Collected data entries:
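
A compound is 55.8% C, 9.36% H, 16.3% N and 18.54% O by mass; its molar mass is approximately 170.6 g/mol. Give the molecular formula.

C8H16N2O2

Assume 100 g: 55.8 g C, 9.36 g H, 16.3 g N, 18.54 g O.
C: 55.8 g ÷ 12.01 g/mol = 4.646 mol
H: 9.36 g ÷ 1.008 g/mol = 9.286 mol
N: 16.3 g ÷ 14.01 g/mol = 1.163 mol
O: 18.54 g ÷ 16.00 g/mol = 1.159 mol
Smallest is O at 1.159 mol; normalising gives C 4.010, H 8.014, N 1.004, O 1.000
→ C4H8NO
Empirical-formula mass = 86.11 g/mol
n = 170.6 / 86.11 = 1.98 ≈ 2
Molecular formula = (C4H8NO)×2 = C8H16N2O2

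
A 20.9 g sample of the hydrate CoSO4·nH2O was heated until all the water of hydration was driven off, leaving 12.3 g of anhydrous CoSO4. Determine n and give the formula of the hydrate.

Mass of water lost = 20.9 − 12.3 = 8.6 g → 8.6 / 18.02 = 0.4772 mol H2O
Molar mass of CoSO4 = 155.00 g/mol → mol CoSO4 = 12.3 / 155.00 = 0.07935
n = 0.4772 / 0.07935 = 6.01 ≈ 6 → CoSO4·6H2O

CoSO4·6H2O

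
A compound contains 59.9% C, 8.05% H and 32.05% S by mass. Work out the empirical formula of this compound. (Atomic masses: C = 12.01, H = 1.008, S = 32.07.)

C5H8S

Assume 100 g: 59.9 g C, 8.05 g H, 32.05 g S.
Moles — C: 59.9 / 12.01 = 4.988 mol; H: 8.05 / 1.008 = 7.986 mol; S: 32.05 / 32.07 = 0.9994 mol
Divide by the smallest (0.9994 mol S): C 4.991, H 7.991, S 1.000
Ratio ≈ 5:8:1, so the empirical formula is C5H8S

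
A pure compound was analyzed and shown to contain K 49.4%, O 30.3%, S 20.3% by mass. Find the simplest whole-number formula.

Assume 100 g: 49.4 g K, 30.3 g O, 20.3 g S.
Moles — K: 49.4 / 39.10 = 1.263 mol; O: 30.3 / 16.00 = 1.894 mol; S: 20.3 / 32.07 = 0.633 mol
Smallest is S at 0.633 mol; normalising gives K 1.996, O 2.992, S 1.000
→ K2O3S

K2O3S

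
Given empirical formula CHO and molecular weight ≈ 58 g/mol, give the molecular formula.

Empirical-formula mass = 29.02 g/mol
n = 58 / 29.02 = 2.00 ≈ 2
Molecular formula = (CHO)2 = C2H2O2

C2H2O2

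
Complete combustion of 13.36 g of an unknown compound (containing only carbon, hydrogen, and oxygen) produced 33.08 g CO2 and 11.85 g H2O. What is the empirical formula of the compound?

C4H7O

mol C = 33.08 / 44.01 = 0.7516; mass C = 0.7516 × 12.01 = 9.027 g
mol H = 2 × (11.85 / 18.02) = 1.315; mass H = 1.315 × 1.008 = 1.326 g
mass O = 13.36 − (10.35) = 3.007 g → mol O = 0.1879
Divide by the smallest (0.1879 mol O): C 3.999, H 6.998, O 1.000
Ratio ≈ 4:7:1, so the empirical formula is C4H7O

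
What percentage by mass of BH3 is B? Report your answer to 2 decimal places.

Molar mass = 1(10.81) + 3(1.008) = 13.834 g/mol
Mass of B per mole = 1 × 10.81 = 10.810 g
% B = 10.810 / 13.834 × 100 = 78.14%

78.14%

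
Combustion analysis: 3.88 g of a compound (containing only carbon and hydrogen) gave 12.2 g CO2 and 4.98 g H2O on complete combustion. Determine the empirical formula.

CH2

mol C = 12.2 / 44.01 = 0.2772; mass C = 0.2772 × 12.01 = 3.329 g
mol H = 2 × (4.98 / 18.02) = 0.5527; mass H = 0.5527 × 1.008 = 0.5571 g
Divide by the smallest (0.2772 mol C): C 1.000, H 1.994
≈ 1:2 → CH2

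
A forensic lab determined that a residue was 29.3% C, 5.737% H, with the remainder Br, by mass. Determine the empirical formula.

C3H7Br

Assume 100 g: 29.3 g C, 5.737 g H, 64.963 g Br.
Moles — C: 29.3 / 12.01 = 2.44 mol; H: 5.737 / 1.008 = 5.691 mol; Br: 64.963 / 79.90 = 0.8131 mol
Smallest is Br at 0.8131 mol; normalising gives C 3.001, H 7.000, Br 1.000
≈ 3:7:1 → C3H7Br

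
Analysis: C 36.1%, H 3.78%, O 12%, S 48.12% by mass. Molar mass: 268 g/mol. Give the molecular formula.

C8H10O2S4

Assume 100 g: 36.1 g C, 3.78 g H, 12 g O, 48.12 g S.
n(C) = 36.1/12.01 = 3.006, n(H) = 3.78/1.008 = 3.75, n(O) = 12/16.00 = 0.75, n(S) = 48.12/32.07 = 1.5
Smallest is O at 0.75 mol; normalising gives C 4.008, H 5.000, O 1.000, S 2.001
≈ 4:5:1:2 → C4H5OS2
Empirical-formula mass = 133.22 g/mol
n = 268 / 133.22 = 2.01 ≈ 2
Molecular formula = (C4H5OS2)×2 = C8H10O2S4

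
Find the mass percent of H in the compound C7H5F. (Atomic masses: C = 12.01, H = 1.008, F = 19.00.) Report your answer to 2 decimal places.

4.66%

Molar mass = 7(12.01) + 5(1.008) + 1(19.00) = 108.110 g/mol
Mass of H per mole = 5 × 1.008 = 5.040 g
% H = 5.040 / 108.110 × 100 = 4.66%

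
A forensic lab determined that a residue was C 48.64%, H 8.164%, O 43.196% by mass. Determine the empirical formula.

Assume 100 g: 48.64 g C, 8.164 g H, 43.196 g O.
n(C) = 48.64/12.01 = 4.05, n(H) = 8.164/1.008 = 8.099, n(O) = 43.196/16.00 = 2.7
Ratios (÷ 2.7): C 1.500, H 3.000, O 1.000
Scaling by 2: C 3.00, H 6.00, O 2.00 → C3H6O2

C3H6O2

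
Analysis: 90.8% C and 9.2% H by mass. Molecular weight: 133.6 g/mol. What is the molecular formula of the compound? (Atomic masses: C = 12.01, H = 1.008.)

C10H12

Assume 100 g: 90.8 g C, 9.2 g H.
C: 90.8 g ÷ 12.01 g/mol = 7.56 mol
H: 9.2 g ÷ 1.008 g/mol = 9.127 mol
Divide by the smallest (7.56 mol C): C 1.000, H 1.207
Multiply by 5: C 5.00, H 6.04 → C5H6
Empirical-formula mass = 66.10 g/mol
n = 133.6 / 66.10 = 2.02 ≈ 2
Molecular formula = (C5H6)×2 = C10H12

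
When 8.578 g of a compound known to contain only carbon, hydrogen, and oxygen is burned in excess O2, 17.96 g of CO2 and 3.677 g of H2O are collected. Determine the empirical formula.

C2H2O

mol C = 17.96 / 44.01 = 0.4081; mass C = 0.4081 × 12.01 = 4.901 g
mol H = 2 × (3.677 / 18.02) = 0.4081; mass H = 0.4081 × 1.008 = 0.4114 g
mass O = 8.578 − (5.313) = 3.265 g → mol O = 0.2041
Ratios (÷ 0.2041): C 2.000, H 2.000, O 1.000
→ C2H2O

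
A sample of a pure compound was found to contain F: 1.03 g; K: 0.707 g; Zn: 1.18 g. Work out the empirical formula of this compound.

F3KZn

n(F) = 1.03/19.00 = 0.05421, n(K) = 0.707/39.10 = 0.01808, n(Zn) = 1.18/65.38 = 0.01805
Smallest is Zn at 0.01805 mol; normalising gives F 3.004, K 1.002, Zn 1.000
Ratio ≈ 3:1:1, so the empirical formula is F3KZn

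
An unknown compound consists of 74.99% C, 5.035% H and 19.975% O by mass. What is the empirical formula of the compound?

C5H4O

Assume 100 g: 74.99 g C, 5.035 g H, 19.975 g O.
n(C) = 74.99/12.01 = 6.244, n(H) = 5.035/1.008 = 4.995, n(O) = 19.975/16.00 = 1.248
Ratios (÷ 1.248): C 5.001, H 4.001, O 1.000
Ratio ≈ 5:4:1, so the empirical formula is C5H4O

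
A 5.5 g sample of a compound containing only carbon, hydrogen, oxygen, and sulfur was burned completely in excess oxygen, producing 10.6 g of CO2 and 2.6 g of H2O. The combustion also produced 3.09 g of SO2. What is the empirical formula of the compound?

mol C = 10.6 / 44.01 = 0.2409; mass C = 0.2409 × 12.01 = 2.893 g
mol H = 2 × (2.6 / 18.02) = 0.2886; mass H = 0.2886 × 1.008 = 0.2909 g
mol S = 3.09 / 64.07 = 0.04823; mass S = 1.547 g
mass O = 5.5 − (4.730) = 0.7698 g → mol O = 0.04811
Smallest is O at 0.04811 mol; normalising gives C 5.006, H 5.998, O 1.000, S 1.002
≈ 5:6:1:1 → C5H6OS

C5H6OS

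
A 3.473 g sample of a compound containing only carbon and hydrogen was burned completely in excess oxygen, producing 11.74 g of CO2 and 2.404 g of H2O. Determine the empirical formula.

mol C = 11.74 / 44.01 = 0.2668; mass C = 0.2668 × 12.01 = 3.204 g
mol H = 2 × (2.404 / 18.02) = 0.2668; mass H = 0.2668 × 1.008 = 0.2689 g
Divide by the smallest (0.2668 mol C): C 1.000, H 1.000
Ratio ≈ 1:1, so the empirical formula is CH

CH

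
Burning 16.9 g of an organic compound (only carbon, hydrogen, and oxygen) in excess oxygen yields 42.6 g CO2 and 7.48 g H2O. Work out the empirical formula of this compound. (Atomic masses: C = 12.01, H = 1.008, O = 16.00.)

C7H6O2

mol C = 42.6 / 44.01 = 0.9680; mass C = 0.9680 × 12.01 = 11.63 g
mol H = 2 × (7.48 / 18.02) = 0.8302; mass H = 0.8302 × 1.008 = 0.8368 g
mass O = 16.9 − (12.46) = 4.438 g → mol O = 0.2774
Divide by the smallest (0.2774 mol O): C 3.490, H 2.993, O 1.000
Scaling by 2: C 6.98, H 5.99, O 2.00 → C7H6O2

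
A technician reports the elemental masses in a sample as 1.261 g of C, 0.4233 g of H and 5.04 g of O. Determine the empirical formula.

CH4O3

C: 1.261 g ÷ 12.01 g/mol = 0.105 mol
H: 0.4233 g ÷ 1.008 g/mol = 0.4199 mol
O: 5.04 g ÷ 16.00 g/mol = 0.315 mol
Divide by the smallest (0.105 mol C): C 1.000, H 4.000, O 3.000
≈ 1:4:3 → CH4O3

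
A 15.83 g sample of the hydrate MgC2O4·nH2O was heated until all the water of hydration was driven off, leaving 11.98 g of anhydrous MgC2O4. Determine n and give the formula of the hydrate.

Mass of water lost = 15.83 − 11.98 = 3.85 g → 3.85 / 18.02 = 0.2137 mol H2O
Molar mass of MgC2O4 = 112.33 g/mol → mol MgC2O4 = 11.98 / 112.33 = 0.1067
n = 0.2137 / 0.1067 = 2.00 ≈ 2 → MgC2O4·2H2O

MgC2O4·2H2O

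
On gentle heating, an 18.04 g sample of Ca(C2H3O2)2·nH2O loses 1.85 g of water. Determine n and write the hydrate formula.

Ca(C2H3O2)2·H2O

Mass of anhydrous Ca(C2H3O2)2 = 18.04 − 1.85 = 16.19 g
mol H2O = 1.85 / 18.02 = 0.1027
Molar mass of Ca(C2H3O2)2 = 158.17 g/mol → mol Ca(C2H3O2)2 = 16.19 / 158.17 = 0.1024
n = 0.1027 / 0.1024 = 1.00 ≈ 1 → Ca(C2H3O2)2·H2O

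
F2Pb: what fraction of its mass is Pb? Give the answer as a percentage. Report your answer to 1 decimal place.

Molar mass = 2(19.00) + 1(207.2) = 245.200 g/mol
Mass of Pb per mole = 1 × 207.2 = 207.200 g
% Pb = 207.200 / 245.200 × 100 = 84.5%

84.5%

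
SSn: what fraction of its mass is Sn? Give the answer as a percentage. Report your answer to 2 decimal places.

78.73%

Molar mass = 1(32.07) + 1(118.71) = 150.780 g/mol
Mass of Sn per mole = 1 × 118.71 = 118.710 g
% Sn = 118.710 / 150.780 × 100 = 78.73%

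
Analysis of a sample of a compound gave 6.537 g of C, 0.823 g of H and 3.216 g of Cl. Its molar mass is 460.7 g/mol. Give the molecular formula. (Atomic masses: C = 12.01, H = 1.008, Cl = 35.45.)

n(C) = 6.537/12.01 = 0.5443, n(H) = 0.823/1.008 = 0.8165, n(Cl) = 3.216/35.45 = 0.09072
Smallest is Cl at 0.09072 mol; normalising gives C 6.000, H 9.000, Cl 1.000
≈ 6:9:1 → C6H9Cl
Empirical-formula mass = 116.58 g/mol
n = 460.7 / 116.58 = 3.95 ≈ 4
Molecular formula = (C6H9Cl)×4 = C24H36Cl4

C24H36Cl4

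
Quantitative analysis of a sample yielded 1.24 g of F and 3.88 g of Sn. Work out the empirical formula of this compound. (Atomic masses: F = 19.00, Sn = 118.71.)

n(F) = 1.24/19.00 = 0.06526, n(Sn) = 3.88/118.71 = 0.03268
Divide by the smallest (0.03268 mol Sn): F 1.997, Sn 1.000
≈ 2:1 → F2Sn

F2Sn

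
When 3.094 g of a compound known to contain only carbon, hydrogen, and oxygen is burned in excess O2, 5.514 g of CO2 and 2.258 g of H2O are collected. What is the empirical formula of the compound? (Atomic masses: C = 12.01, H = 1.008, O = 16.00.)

mol C = 5.514 / 44.01 = 0.1253; mass C = 0.1253 × 12.01 = 1.505 g
mol H = 2 × (2.258 / 18.02) = 0.2506; mass H = 0.2506 × 1.008 = 0.2526 g
mass O = 3.094 − (1.757) = 1.337 g → mol O = 0.08354
Divide by the smallest (0.08354 mol O): C 1.500, H 3.000, O 1.000
Multiply by 2: C 3.00, H 6.00, O 2.00 → C3H6O2

C3H6O2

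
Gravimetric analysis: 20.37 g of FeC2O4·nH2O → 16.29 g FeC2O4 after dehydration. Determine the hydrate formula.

FeC2O4·2H2O

Mass of water lost = 20.37 − 16.29 = 4.08 g → 4.08 / 18.02 = 0.2264 mol H2O
Molar mass of FeC2O4 = 143.87 g/mol → mol FeC2O4 = 16.29 / 143.87 = 0.1132
n = 0.2264 / 0.1132 = 2.00 ≈ 2 → FeC2O4·2H2O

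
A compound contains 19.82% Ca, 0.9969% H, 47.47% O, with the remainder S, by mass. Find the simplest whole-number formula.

CaH2O6S2

Assume 100 g: 19.82 g Ca, 0.9969 g H, 47.47 g O, 31.713 g S.
Ca: 19.82 g ÷ 40.08 g/mol = 0.4945 mol
H: 0.9969 g ÷ 1.008 g/mol = 0.989 mol
O: 47.47 g ÷ 16.00 g/mol = 2.967 mol
S: 31.713 g ÷ 32.07 g/mol = 0.9889 mol
Divide by the smallest (0.4945 mol Ca): Ca 1.000, H 2.000, O 6.000, S 2.000
≈ 1:2:6:2 → CaH2O6S2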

ABOUT THIS EXERCISE: Only the lines from the one with "Gravimetric analysis: 20.37" through the end of the data belong in the answer, each reproduced exactly.

REPLY:
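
Gravimetric analysis: 20.37 g of FeC2O4·nH2O → 16.29 g FeC2O4 after dehydration. Determine the hydrate formula.

FeC2O4·2H2O

Mass of water lost = 20.37 − 16.29 = 4.08 g → 4.08 / 18.02 = 0.2264 mol H2O
Molar mass of FeC2O4 = 143.87 g/mol → mol FeC2O4 = 16.29 / 143.87 = 0.1132
n = 0.2264 / 0.1132 = 2.00 ≈ 2 → FeC2O4·2H2O

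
A compound contains 19.82% Ca, 0.9969% H, 47.47% O, with the remainder S, by mass. Find the simplest whole-number formula.

CaH2O6S2

Assume 100 g: 19.82 g Ca, 0.9969 g H, 47.47 g O, 31.713 g S.
Ca: 19.82 g ÷ 40.08 g/mol = 0.4945 mol
H: 0.9969 g ÷ 1.008 g/mol = 0.989 mol
O: 47.47 g ÷ 16.00 g/mol = 2.967 mol
S: 31.713 g ÷ 32.07 g/mol = 0.9889 mol
Divide by the smallest (0.4945 mol Ca): Ca 1.000, H 2.000, O 6.000, S 2.000
≈ 1:2:6:2 → CaH2O6S2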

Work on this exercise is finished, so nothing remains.